▸ **WHAT THE TASK ASKS**:
Lines in the entries below where the word "Zortal" shows up should each be copied.

Stored entries
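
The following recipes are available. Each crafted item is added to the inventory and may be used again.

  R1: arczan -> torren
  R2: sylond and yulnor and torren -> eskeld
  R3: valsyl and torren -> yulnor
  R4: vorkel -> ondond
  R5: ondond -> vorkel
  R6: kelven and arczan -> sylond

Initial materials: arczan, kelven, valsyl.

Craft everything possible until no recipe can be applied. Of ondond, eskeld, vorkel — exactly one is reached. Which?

eskeld

arczan -> torren (R1).
Using R6, kelven and arczan make sylond.
valsyl and torren -> yulnor (R3).
Using R2, sylond, yulnor, and torren make eskeld.
vorkel would need ondond (R5), but ondond is never obtained. ondond would need vorkel (R4), but vorkel is never obtained.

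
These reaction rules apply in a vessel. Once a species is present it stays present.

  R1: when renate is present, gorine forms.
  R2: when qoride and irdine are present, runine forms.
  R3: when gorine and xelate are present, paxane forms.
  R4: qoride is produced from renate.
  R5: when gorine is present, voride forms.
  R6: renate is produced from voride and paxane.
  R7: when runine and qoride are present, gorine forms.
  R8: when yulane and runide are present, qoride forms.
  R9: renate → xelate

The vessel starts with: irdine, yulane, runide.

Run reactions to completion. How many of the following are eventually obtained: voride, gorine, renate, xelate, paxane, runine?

3

yulane and runide present → qoride forms (R8).
qoride and irdine present → runine forms (R2).
runine and qoride present → gorine forms (R7).
gorine present → voride forms (R5).
voride: reached.
gorine: reached.
renate would need voride and paxane (R6), but paxane never forms.
xelate would need renate (R9), but renate never forms.
paxane would need gorine and xelate (R3), but xelate never forms.
runine: reached.
Reached: voride, gorine, and runine — 3 of the 6.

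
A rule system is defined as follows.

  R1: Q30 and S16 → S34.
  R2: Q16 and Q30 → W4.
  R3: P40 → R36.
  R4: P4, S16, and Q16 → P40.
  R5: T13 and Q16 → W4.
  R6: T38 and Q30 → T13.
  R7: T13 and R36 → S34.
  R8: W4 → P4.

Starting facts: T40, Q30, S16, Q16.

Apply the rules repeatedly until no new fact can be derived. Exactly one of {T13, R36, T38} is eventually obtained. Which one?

R36

Q16 and Q30 hold, so W4 follows (R2).
W4 holds, so P4 follows (R8).
From P4, S16, and Q16, R4 gives P40.
From P40, R3 gives R36.
T13 would need T38 and Q30 (R6), but T38 is never established. No rule produces T38, and it is not given.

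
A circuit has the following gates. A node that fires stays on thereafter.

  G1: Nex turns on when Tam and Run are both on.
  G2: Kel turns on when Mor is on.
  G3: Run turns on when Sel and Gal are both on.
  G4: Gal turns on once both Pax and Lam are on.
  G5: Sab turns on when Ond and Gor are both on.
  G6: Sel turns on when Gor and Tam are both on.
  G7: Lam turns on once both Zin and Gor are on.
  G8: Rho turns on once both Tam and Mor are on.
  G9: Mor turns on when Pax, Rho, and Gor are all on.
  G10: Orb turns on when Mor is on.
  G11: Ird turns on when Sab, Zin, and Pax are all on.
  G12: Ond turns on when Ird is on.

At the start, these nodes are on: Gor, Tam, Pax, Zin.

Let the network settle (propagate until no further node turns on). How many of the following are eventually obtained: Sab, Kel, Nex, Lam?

2

G6: Gor and Tam on → Sel on.
Zin and Gor are on, so Lam turns on (G7).
Pax and Lam are on, so Gal turns on (G4).
Sel and Gal are on, so Run turns on (G3).
G1: Tam and Run on → Nex on.
Sab would need Ond and Gor (G5), but Ond never turns on.
Kel would need Mor (G2), but Mor never turns on.
Nex: reached.
Lam: reached.
Reached: Nex and Lam — 2 of the 4.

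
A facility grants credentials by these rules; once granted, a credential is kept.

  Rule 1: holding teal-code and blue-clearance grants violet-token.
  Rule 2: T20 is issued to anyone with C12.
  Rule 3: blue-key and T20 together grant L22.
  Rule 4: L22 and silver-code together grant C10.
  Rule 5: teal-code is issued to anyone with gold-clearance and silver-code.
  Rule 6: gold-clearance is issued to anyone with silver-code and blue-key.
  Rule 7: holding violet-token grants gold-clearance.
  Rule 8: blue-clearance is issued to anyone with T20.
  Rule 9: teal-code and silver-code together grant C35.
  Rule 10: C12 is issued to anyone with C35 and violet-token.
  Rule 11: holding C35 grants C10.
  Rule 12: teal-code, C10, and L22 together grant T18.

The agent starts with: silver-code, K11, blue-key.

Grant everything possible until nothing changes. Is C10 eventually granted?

Holding silver-code and blue-key grants gold-clearance (Rule 6).
Holding gold-clearance and silver-code grants teal-code (Rule 5).
Holding teal-code and silver-code grants C35 (Rule 9).
Holding C35 grants C10 (Rule 11).

Yes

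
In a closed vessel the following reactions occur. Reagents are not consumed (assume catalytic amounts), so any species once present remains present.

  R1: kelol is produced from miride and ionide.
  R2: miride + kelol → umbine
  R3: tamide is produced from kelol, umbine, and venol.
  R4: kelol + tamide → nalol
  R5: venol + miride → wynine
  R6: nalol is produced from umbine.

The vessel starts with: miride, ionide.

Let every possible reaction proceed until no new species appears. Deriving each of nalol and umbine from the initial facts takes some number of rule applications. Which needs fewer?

umbine

umbine: miride and ionide present → kelol forms (R1). miride and kelol present → umbine forms (R2). [2 rule applications]
nalol: miride and ionide present → kelol forms (R1). miride and kelol present → umbine forms (R2). umbine present → nalol forms (R6). [3 rule applications]
umbine needs fewer.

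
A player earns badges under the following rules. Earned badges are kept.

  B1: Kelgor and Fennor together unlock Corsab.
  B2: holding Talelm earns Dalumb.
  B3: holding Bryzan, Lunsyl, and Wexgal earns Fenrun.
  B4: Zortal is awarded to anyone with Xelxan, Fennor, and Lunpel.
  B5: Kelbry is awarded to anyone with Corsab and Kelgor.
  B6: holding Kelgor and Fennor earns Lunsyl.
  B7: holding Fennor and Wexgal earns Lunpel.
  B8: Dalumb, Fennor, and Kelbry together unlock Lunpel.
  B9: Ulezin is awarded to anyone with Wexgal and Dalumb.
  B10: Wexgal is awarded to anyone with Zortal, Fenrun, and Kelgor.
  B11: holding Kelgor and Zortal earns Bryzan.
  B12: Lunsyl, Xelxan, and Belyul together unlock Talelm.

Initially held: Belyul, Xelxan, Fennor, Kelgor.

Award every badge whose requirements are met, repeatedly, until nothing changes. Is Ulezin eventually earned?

Ulezin would need Wexgal and Dalumb (B9), but Wexgal is never earned.

No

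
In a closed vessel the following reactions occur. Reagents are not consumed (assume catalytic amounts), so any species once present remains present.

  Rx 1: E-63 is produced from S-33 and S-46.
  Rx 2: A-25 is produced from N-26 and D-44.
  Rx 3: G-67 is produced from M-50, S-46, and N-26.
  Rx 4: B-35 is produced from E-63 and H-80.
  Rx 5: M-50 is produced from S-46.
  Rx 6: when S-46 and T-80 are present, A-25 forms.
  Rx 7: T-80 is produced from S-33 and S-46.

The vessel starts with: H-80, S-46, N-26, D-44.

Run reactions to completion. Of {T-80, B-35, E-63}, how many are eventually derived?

T-80 would need S-33 and S-46 (Rx 7), but S-33 never forms.
B-35 would need E-63 and H-80 (Rx 4), but E-63 never forms.
E-63 would need S-33 and S-46 (Rx 1), but S-33 never forms.
None of the 3 are reached.

0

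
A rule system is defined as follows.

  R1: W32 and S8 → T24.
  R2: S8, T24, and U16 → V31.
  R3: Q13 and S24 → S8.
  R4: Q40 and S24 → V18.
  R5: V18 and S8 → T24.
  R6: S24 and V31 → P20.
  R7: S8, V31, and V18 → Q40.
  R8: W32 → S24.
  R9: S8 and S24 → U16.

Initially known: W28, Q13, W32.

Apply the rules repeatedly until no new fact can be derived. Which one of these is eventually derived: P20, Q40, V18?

From W32, R8 gives S24.
From Q13 and S24, R3 gives S8.
S8 and S24 hold, so U16 follows (R9).
From W32 and S8, R1 gives T24.
S8, T24, and U16 hold, so V31 follows (R2).
S24 and V31 hold, so P20 follows (R6).
V18 would need Q40 and S24 (R4), but Q40 is never established. Q40 would need S8, V31, and V18 (R7), but V18 is never established.

P20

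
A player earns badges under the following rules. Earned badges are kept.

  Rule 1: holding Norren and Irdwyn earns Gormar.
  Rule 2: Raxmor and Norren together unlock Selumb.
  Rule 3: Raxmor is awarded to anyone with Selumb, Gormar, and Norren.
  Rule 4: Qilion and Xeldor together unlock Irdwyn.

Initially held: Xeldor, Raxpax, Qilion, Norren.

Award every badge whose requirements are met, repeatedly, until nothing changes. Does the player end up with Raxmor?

Raxmor would need Selumb, Gormar, and Norren (Rule 3), but Selumb is never earned.

No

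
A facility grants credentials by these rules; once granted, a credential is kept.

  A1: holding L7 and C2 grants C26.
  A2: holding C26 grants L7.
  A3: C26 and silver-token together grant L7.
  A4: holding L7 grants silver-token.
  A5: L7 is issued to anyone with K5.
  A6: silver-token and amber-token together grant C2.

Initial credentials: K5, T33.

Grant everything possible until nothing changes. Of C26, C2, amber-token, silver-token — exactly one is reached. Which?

silver-token

Holding K5 grants L7 (A5).
Holding L7 grants silver-token (A4).
C2 would need silver-token and amber-token (A6), but amber-token is never granted. C26 would need L7 and C2 (A1), but C2 is never granted. No rule produces amber-token, and it is not given.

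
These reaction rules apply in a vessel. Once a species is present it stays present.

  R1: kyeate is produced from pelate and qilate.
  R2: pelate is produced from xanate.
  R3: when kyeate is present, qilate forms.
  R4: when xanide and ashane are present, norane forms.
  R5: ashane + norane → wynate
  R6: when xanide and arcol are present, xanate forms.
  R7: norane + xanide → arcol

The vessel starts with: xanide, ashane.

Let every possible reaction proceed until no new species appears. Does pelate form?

Yes

xanide and ashane present → norane forms (R4).
norane and xanide present → arcol forms (R7).
xanide and arcol present → xanate forms (R6).
xanate present → pelate forms (R2).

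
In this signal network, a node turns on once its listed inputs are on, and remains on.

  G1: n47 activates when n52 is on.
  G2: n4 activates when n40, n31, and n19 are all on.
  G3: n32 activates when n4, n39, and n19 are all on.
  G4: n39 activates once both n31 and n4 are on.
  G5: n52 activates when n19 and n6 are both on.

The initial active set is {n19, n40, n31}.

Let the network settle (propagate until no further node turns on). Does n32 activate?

n40, n31, and n19 are on, so n4 activates (G2).
n31 and n4 are on, so n39 activates (G4).
n4, n39, and n19 are on, so n32 activates (G3).

Yes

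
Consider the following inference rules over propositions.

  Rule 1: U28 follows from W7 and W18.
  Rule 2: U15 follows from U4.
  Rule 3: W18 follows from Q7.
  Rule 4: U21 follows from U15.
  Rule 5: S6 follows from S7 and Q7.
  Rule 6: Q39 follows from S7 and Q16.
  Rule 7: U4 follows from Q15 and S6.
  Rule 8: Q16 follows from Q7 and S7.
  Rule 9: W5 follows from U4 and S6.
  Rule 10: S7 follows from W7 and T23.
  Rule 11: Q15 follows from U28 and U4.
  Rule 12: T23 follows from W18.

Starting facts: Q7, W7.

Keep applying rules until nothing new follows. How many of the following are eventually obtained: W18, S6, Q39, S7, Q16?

From Q7, Rule 3 gives W18.
From W18, Rule 12 gives T23.
W7 and T23 hold, so S7 follows (Rule 10).
From Q7 and S7, Rule 8 gives Q16.
From S7 and Q7, Rule 5 gives S6.
From S7 and Q16, Rule 6 gives Q39.
W18: reached.
S6: reached.
Q39: reached.
S7: reached.
Q16: reached.
All 5 are reached.

5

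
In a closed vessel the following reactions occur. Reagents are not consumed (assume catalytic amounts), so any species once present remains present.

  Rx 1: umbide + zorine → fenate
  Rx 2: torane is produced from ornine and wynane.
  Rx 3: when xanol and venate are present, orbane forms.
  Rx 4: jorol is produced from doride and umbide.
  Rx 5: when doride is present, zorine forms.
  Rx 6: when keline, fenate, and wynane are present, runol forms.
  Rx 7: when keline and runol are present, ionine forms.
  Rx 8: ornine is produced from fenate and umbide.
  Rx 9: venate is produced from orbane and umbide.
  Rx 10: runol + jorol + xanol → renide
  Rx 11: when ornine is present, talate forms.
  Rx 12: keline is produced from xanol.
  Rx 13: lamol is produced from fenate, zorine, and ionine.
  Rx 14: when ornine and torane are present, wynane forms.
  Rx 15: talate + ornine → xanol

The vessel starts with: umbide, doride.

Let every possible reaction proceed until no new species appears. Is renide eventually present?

renide would need runol, jorol, and xanol (Rx 10), but runol never forms.

No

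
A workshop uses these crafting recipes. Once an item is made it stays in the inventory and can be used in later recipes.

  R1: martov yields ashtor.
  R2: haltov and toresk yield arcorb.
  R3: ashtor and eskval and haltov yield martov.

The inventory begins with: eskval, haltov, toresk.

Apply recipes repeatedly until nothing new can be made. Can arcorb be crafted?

haltov and toresk → arcorb (R2).

Yes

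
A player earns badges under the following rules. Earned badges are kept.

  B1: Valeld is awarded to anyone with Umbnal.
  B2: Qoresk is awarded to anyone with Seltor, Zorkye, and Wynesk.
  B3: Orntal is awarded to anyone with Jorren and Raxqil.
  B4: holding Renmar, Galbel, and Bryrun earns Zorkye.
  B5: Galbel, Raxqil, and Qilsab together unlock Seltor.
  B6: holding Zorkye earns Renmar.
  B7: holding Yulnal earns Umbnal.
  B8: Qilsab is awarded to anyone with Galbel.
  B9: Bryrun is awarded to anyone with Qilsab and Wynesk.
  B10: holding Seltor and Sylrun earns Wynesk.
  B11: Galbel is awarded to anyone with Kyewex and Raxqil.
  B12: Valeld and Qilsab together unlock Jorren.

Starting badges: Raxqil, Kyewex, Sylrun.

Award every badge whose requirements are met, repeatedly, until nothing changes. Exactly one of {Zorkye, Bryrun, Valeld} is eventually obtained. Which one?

With Kyewex and Raxqil, Galbel is earned (B11).
With Galbel, Qilsab is earned (B8).
With Galbel, Raxqil, and Qilsab, Seltor is earned (B5).
With Seltor and Sylrun, Wynesk is earned (B10).
With Qilsab and Wynesk, Bryrun is earned (B9).
Zorkye would need Renmar, Galbel, and Bryrun (B4), but Renmar is never earned. Valeld would need Umbnal (B1), but Umbnal is never earned.

Bryrun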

▸ **ANSWER FOR THE TASK**:
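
  B4: Zortal is awarded to anyone with Xelxan, Fennor, and Lunpel.
  B10: Wexgal is awarded to anyone with Zortal, Fenrun, and Kelgor.
  B11: holding Kelgor and Zortal earns Bryzan.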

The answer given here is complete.